> _TO DO_:
Find the line that contains "Suppose B = P*A, where"; then retype it and each line after it, exactly, through the final line of the data below.

> _Stored data_:
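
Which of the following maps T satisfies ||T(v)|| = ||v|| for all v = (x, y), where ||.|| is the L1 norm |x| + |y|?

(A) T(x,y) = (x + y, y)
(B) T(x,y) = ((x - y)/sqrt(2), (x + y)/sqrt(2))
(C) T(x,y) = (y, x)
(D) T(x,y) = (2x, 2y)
C

A transformation preserves a norm if ||T(v)|| = ||v|| for every v; a single vector where the norm changes rules an option out.

(A) T(x,y) = (x + y, y): v = (0, 1) has norm |0| + |1| = 1, but T(v) = (1, 1) has norm 2 -- not preserved.
(B) T(x,y) = ((x - y)/sqrt(2), (x + y)/sqrt(2)): v = (1, 0) has norm |1| + |0| = 1, but T(v) = (sqrt(2)/2, sqrt(2)/2) has norm sqrt(2) -- not preserved.
(C) T(x,y) = (y, x): preserves the norm -- it only permutes the coordinates and/or flips signs, which leaves |x| + |y| unchanged.
(D) T(x,y) = (2x, 2y): v = (1, 0) has norm |1| + |0| = 1, but T(v) = (2, 0) has norm 2 -- not preserved.

Therefore the answer is (C).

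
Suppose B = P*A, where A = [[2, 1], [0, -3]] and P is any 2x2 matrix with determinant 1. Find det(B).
-6

By the multiplicative property of determinants, det(B) = det(P*A) = det(P) * det(A) = det(A),
so the determinant is invariant under multiplication by any determinant-1 matrix; we just need det(A).

det(A) = (2)(-3) - (1)(0) = -6 - 0 = -6

Therefore det(B) = 1 * (-6) = -6.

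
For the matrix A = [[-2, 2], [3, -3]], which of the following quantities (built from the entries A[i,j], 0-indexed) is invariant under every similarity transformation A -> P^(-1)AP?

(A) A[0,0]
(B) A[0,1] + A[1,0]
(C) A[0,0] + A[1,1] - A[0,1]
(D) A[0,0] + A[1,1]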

> _EXERCISE OUTPUT_:
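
Suppose B = P*A, where A = [[2, 1], [0, -3]] and P is any 2x2 matrix with determinant 1. Find det(B).
-6

By the multiplicative property of determinants, det(B) = det(P*A) = det(P) * det(A) = det(A),
so the determinant is invariant under multiplication by any determinant-1 matrix; we just need det(A).

det(A) = (2)(-3) - (1)(0) = -6 - 0 = -6

Therefore det(B) = 1 * (-6) = -6.

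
For the matrix A = [[-2, 2], [3, -3]], which of the following quantities (built from the entries A[i,j], 0-indexed) is invariant under every similarity transformation A -> P^(-1)AP?

(A) A[0,0]
(B) A[0,1] + A[1,0]
(C) A[0,0] + A[1,1] - A[0,1]
(D) A[0,0] + A[1,1]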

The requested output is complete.